(Source records Opens)

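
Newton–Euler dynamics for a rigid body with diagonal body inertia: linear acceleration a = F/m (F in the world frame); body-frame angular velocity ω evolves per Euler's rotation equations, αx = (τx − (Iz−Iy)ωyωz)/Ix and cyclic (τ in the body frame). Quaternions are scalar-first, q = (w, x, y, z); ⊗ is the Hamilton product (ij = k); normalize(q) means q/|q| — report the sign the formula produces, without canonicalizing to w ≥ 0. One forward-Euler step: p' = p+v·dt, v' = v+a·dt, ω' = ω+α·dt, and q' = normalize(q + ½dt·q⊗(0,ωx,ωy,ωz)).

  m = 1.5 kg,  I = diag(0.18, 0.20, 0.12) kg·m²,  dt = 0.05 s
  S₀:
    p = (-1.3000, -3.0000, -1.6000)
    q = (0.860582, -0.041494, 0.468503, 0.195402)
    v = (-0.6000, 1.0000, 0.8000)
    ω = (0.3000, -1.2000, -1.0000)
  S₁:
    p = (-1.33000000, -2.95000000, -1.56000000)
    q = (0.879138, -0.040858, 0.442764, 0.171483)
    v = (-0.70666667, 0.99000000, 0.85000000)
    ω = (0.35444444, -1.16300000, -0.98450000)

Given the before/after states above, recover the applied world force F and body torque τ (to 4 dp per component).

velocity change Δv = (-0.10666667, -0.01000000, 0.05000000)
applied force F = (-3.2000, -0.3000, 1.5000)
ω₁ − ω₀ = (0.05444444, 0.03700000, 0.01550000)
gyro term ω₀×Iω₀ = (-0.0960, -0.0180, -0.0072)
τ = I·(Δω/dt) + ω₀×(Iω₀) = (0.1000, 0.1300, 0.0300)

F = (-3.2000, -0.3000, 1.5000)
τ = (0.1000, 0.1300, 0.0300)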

(Source records Closes)

All of the records go in your answer, copied exactly.

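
Newton–Euler dynamics for a rigid body with diagonal body inertia: linear acceleration a = F/m (F in the world frame); body-frame angular velocity ω evolves per Euler's rotation equations, αx = (τx − (Iz−Iy)ωyωz)/Ix and cyclic (τ in the body frame). Quaternions are scalar-first, q = (w, x, y, z); ⊗ is the Hamilton product (ij = k); normalize(q) means q/|q| — report the sign the formula produces, without canonicalizing to w ≥ 0. One forward-Euler step: p' = p+v·dt, v' = v+a·dt, ω' = ω+α·dt, and q' = normalize(q + ½dt·q⊗(0,ωx,ωy,ωz)).

  m = 1.5 kg,  I = diag(0.18, 0.20, 0.12) kg·m²,  dt = 0.05 s
  S₀:
    p = (-1.3000, -3.0000, -1.6000)
    q = (0.860582, -0.041494, 0.468503, 0.195402)
    v = (-0.6000, 1.0000, 0.8000)
    ω = (0.3000, -1.2000, -1.0000)
  S₁:
    p = (-1.33000000, -2.95000000, -1.56000000)
    q = (0.879138, -0.040858, 0.442764, 0.171483)
    v = (-0.70666667, 0.99000000, 0.85000000)
    ω = (0.35444444, -1.16300000, -0.98450000)

Given the before/after states above, recover the applied world force F and body torque τ (to 4 dp per component).

velocity change Δv = (-0.10666667, -0.01000000, 0.05000000)
applied force F = (-3.2000, -0.3000, 1.5000)
ω₁ − ω₀ = (0.05444444, 0.03700000, 0.01550000)
gyro term ω₀×Iω₀ = (-0.0960, -0.0180, -0.0072)
τ = I·(Δω/dt) + ω₀×(Iω₀) = (0.1000, 0.1300, 0.0300)

F = (-3.2000, -0.3000, 1.5000)
τ = (0.1000, 0.1300, 0.0300)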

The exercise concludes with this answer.